In the listing, find every line that has the string "below" and copy it.

>>>>

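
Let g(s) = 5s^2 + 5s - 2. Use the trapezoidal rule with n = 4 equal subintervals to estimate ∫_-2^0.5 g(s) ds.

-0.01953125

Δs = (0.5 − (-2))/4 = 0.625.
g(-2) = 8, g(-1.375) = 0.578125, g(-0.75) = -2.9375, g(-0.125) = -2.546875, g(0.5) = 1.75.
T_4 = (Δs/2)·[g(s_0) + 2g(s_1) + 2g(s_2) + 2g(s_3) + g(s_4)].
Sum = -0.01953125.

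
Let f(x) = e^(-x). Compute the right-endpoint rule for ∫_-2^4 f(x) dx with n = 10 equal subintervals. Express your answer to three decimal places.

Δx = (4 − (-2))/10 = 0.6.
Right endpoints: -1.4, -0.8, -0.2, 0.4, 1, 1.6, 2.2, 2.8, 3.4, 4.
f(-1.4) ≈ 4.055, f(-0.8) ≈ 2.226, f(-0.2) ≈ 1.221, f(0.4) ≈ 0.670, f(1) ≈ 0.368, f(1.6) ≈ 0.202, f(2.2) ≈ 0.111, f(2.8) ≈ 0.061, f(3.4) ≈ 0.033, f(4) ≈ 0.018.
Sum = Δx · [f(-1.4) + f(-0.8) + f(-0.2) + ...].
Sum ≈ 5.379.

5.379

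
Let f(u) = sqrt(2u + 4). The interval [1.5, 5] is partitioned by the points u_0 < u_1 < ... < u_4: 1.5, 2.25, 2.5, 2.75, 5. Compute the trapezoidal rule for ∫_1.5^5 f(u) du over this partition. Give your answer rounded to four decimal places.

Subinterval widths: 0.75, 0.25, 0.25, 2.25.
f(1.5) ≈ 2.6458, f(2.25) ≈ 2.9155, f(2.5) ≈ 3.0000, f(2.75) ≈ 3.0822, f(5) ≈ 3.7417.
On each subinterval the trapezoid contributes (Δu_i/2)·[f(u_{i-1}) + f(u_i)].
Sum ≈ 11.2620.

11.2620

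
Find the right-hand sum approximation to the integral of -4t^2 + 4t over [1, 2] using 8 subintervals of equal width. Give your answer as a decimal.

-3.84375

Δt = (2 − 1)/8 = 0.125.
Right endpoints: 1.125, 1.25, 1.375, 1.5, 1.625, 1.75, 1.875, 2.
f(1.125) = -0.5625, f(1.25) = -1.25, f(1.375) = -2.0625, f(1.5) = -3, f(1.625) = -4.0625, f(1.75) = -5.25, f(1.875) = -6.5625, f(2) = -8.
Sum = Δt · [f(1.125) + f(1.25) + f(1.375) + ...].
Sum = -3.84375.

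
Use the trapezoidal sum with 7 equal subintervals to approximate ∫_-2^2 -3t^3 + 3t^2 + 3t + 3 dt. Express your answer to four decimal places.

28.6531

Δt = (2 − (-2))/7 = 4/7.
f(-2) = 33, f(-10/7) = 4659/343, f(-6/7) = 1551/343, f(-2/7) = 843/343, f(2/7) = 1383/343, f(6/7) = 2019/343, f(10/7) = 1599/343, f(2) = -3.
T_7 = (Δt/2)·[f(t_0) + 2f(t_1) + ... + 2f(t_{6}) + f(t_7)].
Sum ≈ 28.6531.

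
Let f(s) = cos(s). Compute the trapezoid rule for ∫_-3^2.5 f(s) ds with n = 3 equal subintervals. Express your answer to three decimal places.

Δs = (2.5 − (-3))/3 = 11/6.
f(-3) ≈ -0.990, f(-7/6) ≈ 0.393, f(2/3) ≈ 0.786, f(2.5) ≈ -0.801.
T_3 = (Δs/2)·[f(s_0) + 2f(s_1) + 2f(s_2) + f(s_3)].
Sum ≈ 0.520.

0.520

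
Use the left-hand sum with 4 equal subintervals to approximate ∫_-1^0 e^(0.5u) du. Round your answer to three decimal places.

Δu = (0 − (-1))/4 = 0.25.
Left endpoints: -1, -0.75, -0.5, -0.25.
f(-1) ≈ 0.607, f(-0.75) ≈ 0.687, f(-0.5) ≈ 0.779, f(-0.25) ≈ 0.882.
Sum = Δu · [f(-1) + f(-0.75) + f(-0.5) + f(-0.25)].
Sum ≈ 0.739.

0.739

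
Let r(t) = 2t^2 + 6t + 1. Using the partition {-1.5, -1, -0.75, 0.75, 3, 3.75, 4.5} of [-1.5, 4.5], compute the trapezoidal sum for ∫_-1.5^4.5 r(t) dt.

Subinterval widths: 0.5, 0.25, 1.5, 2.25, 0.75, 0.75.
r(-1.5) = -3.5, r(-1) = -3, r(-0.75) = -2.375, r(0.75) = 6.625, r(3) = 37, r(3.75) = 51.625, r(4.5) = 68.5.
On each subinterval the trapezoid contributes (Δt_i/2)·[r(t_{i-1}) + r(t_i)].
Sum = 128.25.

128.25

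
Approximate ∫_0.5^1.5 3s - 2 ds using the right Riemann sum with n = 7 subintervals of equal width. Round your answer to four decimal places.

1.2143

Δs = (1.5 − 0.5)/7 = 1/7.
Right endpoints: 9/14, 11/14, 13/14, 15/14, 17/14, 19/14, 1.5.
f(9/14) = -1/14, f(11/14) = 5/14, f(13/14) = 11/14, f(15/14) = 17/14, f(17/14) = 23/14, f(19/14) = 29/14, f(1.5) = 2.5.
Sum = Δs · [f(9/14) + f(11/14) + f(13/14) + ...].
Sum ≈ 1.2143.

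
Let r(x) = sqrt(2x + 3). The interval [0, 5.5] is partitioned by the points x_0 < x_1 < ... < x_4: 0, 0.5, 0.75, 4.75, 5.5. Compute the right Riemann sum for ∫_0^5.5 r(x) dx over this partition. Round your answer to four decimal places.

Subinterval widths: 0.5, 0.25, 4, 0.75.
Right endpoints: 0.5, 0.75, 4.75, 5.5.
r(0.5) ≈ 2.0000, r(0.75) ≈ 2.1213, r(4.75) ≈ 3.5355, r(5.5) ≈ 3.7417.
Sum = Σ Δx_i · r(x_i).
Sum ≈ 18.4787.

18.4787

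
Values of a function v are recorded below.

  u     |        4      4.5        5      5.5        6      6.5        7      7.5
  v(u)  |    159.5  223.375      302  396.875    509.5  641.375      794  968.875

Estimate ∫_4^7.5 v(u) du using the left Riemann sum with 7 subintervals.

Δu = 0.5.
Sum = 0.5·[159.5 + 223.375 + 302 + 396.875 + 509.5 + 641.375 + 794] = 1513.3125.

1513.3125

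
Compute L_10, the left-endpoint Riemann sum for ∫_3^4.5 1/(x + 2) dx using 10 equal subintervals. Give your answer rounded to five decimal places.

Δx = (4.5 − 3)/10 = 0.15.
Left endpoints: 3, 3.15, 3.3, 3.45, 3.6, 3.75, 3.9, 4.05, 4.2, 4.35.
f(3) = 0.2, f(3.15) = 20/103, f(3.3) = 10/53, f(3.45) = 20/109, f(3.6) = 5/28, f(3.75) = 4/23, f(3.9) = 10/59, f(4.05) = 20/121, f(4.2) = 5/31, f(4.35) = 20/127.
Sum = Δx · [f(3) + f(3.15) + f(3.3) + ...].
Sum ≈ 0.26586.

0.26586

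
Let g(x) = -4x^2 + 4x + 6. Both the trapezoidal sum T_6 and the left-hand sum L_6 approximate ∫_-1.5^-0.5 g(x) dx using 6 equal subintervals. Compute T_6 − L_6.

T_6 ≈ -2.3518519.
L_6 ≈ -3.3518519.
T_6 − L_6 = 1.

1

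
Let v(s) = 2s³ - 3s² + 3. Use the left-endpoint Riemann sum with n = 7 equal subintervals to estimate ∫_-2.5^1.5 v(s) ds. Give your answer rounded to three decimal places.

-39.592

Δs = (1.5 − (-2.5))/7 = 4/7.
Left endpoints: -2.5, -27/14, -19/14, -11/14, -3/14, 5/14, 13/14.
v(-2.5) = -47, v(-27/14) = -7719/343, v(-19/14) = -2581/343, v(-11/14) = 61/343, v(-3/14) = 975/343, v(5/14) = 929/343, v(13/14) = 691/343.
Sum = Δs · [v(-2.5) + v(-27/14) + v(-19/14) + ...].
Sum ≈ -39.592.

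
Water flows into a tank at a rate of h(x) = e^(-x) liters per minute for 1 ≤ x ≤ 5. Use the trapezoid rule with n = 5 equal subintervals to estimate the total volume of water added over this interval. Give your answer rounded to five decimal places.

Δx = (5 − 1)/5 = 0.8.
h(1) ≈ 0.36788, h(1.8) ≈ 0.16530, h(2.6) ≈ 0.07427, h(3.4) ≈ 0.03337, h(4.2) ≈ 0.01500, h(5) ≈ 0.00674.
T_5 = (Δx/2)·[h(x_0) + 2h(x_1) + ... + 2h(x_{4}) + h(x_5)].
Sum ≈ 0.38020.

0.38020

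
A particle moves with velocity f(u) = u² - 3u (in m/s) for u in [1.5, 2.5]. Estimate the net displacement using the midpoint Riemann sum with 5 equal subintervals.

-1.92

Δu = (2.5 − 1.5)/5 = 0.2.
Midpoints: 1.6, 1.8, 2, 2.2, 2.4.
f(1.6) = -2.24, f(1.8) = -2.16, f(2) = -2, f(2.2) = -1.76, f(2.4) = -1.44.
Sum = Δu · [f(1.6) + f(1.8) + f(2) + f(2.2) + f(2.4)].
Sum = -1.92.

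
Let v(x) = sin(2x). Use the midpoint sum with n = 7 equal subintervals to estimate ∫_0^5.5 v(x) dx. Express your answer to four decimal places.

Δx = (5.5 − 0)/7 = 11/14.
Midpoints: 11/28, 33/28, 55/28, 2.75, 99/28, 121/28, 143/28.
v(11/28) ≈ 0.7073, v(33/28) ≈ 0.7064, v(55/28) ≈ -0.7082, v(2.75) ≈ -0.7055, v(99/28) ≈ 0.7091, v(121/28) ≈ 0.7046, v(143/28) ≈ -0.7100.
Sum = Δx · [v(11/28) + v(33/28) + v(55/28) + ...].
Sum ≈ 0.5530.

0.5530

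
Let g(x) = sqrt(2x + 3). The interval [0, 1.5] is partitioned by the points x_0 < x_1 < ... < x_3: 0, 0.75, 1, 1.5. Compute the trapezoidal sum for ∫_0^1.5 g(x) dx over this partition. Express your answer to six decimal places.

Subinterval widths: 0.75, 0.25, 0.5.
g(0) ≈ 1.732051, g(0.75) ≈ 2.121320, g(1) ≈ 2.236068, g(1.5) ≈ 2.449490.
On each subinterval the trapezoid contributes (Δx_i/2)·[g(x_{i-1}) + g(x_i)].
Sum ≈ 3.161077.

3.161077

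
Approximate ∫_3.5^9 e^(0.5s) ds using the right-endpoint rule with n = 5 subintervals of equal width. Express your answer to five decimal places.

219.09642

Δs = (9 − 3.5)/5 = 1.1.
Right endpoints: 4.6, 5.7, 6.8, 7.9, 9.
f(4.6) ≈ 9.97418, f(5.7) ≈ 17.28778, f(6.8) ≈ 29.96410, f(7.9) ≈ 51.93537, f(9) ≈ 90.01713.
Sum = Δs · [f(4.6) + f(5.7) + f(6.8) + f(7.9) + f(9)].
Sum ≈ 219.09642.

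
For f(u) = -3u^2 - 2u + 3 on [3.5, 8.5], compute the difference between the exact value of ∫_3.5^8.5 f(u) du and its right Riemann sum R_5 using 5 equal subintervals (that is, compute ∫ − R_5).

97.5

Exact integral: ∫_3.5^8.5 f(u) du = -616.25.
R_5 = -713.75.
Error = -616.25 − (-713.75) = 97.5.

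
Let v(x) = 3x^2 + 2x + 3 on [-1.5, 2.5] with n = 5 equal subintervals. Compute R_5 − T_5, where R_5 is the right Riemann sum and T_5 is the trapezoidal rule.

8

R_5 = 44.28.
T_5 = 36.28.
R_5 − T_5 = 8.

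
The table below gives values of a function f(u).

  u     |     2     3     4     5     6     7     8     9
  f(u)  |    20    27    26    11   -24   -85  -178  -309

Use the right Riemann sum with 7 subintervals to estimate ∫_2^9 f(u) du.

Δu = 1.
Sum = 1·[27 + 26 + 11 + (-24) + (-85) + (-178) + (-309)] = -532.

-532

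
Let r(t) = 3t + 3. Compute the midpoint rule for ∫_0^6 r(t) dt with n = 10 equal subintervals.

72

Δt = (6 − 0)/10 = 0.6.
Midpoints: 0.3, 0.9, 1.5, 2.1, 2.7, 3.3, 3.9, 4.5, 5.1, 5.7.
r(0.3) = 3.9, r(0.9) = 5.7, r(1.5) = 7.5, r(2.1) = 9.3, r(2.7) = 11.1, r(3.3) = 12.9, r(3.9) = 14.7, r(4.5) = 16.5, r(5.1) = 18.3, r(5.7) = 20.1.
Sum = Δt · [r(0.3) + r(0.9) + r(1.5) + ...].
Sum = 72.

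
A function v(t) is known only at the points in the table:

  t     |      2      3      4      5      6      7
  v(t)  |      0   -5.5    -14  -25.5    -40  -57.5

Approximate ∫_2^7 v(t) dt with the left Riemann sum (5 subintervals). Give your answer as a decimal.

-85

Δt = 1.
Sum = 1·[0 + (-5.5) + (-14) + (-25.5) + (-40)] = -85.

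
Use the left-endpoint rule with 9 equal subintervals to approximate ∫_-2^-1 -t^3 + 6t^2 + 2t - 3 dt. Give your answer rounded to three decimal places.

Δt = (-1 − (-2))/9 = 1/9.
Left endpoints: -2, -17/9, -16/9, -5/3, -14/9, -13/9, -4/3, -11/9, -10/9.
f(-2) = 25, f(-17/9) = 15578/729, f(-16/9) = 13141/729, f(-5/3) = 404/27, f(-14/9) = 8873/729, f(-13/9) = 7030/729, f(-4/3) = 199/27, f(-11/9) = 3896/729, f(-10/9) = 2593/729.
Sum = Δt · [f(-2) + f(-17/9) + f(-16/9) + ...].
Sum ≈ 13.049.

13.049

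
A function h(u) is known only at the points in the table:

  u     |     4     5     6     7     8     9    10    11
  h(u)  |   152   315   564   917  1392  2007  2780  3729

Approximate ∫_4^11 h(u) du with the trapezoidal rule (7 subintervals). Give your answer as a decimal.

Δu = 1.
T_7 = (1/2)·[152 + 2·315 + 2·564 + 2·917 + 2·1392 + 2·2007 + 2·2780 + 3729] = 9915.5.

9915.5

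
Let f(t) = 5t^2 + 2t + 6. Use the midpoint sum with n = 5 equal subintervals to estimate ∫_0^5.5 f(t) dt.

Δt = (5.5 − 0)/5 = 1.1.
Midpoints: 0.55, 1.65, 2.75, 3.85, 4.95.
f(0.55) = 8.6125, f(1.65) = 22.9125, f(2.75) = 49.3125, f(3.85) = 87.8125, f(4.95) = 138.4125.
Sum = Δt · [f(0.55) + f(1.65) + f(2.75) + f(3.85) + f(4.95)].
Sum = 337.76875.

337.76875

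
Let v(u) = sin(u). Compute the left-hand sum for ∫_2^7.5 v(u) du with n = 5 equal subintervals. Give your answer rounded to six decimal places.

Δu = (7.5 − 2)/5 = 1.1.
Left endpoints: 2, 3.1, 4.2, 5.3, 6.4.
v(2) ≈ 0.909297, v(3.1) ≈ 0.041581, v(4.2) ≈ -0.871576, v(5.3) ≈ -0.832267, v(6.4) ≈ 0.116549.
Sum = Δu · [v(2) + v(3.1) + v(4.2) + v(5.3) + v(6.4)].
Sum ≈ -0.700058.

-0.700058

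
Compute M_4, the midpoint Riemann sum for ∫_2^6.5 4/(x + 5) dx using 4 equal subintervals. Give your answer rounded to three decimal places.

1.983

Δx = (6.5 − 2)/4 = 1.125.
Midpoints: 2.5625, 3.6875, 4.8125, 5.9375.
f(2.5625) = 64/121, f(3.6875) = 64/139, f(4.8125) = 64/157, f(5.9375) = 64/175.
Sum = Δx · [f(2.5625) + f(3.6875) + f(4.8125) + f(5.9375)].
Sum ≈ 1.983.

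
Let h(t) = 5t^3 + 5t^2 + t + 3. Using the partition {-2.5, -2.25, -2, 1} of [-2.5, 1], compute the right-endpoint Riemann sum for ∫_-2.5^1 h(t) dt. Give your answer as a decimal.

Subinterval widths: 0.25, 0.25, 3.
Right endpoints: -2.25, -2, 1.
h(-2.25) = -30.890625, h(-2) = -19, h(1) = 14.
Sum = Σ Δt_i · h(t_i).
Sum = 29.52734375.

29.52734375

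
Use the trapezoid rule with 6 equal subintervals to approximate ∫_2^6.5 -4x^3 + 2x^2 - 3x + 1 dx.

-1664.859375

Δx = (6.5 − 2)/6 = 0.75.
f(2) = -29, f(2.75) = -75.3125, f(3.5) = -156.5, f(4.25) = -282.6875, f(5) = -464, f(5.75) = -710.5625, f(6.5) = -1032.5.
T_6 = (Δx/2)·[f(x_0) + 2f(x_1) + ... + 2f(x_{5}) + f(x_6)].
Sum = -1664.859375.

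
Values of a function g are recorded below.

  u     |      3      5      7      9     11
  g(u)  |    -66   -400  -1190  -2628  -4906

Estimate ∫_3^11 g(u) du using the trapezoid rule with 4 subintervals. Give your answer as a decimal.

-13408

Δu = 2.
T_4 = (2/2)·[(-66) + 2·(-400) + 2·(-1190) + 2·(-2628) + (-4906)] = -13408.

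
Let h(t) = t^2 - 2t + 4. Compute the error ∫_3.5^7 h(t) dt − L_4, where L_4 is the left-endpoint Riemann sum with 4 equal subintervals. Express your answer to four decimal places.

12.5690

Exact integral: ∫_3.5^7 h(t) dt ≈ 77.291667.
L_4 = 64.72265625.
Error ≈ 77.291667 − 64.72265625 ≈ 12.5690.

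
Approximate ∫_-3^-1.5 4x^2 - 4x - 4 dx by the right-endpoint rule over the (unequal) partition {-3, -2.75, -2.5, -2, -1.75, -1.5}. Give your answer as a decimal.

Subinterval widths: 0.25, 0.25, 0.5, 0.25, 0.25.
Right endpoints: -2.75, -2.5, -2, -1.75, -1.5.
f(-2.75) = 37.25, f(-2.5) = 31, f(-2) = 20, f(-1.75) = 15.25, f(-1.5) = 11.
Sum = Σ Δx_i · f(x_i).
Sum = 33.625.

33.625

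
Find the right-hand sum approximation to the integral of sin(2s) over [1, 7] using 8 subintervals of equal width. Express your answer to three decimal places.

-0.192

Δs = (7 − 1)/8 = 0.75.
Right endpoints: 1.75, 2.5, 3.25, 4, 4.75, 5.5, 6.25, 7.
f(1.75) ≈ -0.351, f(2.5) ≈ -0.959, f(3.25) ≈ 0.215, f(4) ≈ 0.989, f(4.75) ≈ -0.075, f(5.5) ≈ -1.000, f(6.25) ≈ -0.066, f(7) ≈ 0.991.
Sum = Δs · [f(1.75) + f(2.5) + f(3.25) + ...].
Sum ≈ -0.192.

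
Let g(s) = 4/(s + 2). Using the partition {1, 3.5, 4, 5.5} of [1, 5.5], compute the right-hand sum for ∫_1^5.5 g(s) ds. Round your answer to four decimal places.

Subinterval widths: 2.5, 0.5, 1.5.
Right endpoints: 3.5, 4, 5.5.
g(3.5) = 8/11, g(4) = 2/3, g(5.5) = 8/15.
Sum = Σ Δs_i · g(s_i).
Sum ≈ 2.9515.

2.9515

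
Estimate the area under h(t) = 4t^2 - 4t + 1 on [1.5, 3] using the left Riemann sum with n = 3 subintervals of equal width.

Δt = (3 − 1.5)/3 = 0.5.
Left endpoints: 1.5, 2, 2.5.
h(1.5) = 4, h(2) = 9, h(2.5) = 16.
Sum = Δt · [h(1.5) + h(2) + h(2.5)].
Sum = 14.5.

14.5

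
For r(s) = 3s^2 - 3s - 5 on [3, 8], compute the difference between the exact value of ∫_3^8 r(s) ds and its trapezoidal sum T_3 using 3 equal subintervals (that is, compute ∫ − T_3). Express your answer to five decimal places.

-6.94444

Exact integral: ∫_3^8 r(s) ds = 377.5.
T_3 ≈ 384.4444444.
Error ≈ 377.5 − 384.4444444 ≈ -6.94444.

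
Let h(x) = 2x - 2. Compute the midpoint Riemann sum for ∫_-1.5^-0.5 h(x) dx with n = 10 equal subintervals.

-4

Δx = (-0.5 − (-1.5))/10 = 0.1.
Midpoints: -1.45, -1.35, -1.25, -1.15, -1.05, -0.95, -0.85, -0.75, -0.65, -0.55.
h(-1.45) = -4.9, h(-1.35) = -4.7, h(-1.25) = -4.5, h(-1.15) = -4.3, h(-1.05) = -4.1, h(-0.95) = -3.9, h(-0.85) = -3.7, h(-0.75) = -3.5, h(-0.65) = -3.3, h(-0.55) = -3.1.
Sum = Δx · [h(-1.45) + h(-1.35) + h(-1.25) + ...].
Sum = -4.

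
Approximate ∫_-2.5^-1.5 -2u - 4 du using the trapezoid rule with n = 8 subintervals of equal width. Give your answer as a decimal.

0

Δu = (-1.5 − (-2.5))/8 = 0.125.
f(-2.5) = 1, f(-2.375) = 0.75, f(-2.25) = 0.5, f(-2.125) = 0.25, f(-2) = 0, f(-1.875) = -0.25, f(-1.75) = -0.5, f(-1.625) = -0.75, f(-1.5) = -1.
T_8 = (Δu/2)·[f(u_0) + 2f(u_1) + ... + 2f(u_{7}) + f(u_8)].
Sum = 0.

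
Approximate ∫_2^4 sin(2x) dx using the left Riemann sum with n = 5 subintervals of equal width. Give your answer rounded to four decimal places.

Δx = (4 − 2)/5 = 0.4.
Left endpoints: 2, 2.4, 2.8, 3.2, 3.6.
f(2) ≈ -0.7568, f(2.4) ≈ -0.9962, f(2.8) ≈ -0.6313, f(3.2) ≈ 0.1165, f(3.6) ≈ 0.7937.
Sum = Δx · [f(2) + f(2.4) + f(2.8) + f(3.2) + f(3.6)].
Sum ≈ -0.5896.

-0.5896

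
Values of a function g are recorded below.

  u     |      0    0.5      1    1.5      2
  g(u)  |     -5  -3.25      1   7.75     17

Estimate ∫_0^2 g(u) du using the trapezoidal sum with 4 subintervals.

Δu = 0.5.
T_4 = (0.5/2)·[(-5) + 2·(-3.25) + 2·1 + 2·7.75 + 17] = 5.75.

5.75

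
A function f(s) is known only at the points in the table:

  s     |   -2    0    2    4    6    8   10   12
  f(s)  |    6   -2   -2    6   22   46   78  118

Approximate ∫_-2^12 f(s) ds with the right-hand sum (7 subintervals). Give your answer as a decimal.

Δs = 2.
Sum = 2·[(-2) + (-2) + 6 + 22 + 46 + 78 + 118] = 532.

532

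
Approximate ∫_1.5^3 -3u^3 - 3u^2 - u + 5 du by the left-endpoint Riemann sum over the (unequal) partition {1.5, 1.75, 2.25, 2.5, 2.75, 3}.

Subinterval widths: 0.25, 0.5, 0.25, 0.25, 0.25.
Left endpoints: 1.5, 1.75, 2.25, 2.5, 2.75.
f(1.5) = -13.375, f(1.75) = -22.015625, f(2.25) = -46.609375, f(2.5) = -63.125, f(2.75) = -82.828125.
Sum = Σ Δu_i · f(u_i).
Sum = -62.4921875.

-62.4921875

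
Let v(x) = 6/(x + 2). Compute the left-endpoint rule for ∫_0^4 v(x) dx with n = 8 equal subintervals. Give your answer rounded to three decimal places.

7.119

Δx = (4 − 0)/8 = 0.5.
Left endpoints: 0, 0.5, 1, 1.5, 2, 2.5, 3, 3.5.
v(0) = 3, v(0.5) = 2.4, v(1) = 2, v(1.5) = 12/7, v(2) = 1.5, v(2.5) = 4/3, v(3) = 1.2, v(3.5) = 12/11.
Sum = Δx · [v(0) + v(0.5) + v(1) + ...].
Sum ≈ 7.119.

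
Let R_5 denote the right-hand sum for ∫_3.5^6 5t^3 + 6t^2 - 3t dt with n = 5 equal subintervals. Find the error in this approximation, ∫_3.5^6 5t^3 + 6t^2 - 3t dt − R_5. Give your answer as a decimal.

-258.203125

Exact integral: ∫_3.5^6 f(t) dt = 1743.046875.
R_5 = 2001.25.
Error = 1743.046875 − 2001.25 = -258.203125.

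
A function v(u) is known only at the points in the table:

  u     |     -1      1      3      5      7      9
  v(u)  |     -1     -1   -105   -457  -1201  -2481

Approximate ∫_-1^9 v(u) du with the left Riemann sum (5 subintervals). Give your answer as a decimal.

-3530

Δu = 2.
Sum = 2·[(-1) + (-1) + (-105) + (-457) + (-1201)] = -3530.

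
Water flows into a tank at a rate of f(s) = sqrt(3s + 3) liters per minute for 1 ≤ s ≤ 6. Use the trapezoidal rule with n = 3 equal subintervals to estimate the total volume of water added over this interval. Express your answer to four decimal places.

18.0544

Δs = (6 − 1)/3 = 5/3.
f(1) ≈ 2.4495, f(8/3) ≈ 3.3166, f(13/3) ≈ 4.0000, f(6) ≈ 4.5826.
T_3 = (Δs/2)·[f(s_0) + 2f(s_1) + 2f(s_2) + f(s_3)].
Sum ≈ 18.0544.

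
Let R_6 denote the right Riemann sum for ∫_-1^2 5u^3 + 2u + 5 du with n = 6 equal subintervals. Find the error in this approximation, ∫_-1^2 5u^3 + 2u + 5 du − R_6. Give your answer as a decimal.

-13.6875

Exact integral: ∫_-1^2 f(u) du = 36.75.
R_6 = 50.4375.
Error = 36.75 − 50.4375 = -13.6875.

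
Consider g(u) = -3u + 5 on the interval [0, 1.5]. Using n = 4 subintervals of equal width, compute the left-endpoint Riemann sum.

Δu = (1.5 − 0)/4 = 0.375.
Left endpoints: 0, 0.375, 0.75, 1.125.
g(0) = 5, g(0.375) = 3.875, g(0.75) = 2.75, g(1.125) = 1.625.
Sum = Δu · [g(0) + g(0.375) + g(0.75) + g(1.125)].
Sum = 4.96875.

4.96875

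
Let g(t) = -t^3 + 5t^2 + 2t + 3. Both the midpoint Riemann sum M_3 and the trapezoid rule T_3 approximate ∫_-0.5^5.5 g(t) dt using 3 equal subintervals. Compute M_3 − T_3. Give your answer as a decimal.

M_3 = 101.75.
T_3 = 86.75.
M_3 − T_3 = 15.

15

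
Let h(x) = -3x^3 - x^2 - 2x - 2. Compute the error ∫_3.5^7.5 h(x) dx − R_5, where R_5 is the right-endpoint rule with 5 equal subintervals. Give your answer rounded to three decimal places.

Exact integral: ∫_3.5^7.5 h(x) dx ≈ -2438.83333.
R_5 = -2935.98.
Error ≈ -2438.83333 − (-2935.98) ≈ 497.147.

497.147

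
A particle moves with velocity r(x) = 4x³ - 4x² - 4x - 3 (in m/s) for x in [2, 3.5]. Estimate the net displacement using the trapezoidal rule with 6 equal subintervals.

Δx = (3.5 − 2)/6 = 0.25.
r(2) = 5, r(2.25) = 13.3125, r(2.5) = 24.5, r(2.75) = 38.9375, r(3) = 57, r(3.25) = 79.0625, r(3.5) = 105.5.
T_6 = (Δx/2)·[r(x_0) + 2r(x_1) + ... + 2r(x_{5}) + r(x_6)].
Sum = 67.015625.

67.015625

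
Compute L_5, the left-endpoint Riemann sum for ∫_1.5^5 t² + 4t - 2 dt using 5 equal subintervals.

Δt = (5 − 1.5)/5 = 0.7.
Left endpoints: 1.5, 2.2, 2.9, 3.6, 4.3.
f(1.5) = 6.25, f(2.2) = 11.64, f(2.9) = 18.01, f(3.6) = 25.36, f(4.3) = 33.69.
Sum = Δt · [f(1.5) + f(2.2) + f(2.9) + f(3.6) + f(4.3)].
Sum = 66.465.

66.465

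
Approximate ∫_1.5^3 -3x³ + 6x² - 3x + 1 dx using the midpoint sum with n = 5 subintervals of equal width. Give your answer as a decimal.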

<<<<

§ ANSWER SPACE:
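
Values of a function v are recorded below.
The table below gives values of a function f(u).
Values of a function g are recorded below.
Values of a function g are recorded below.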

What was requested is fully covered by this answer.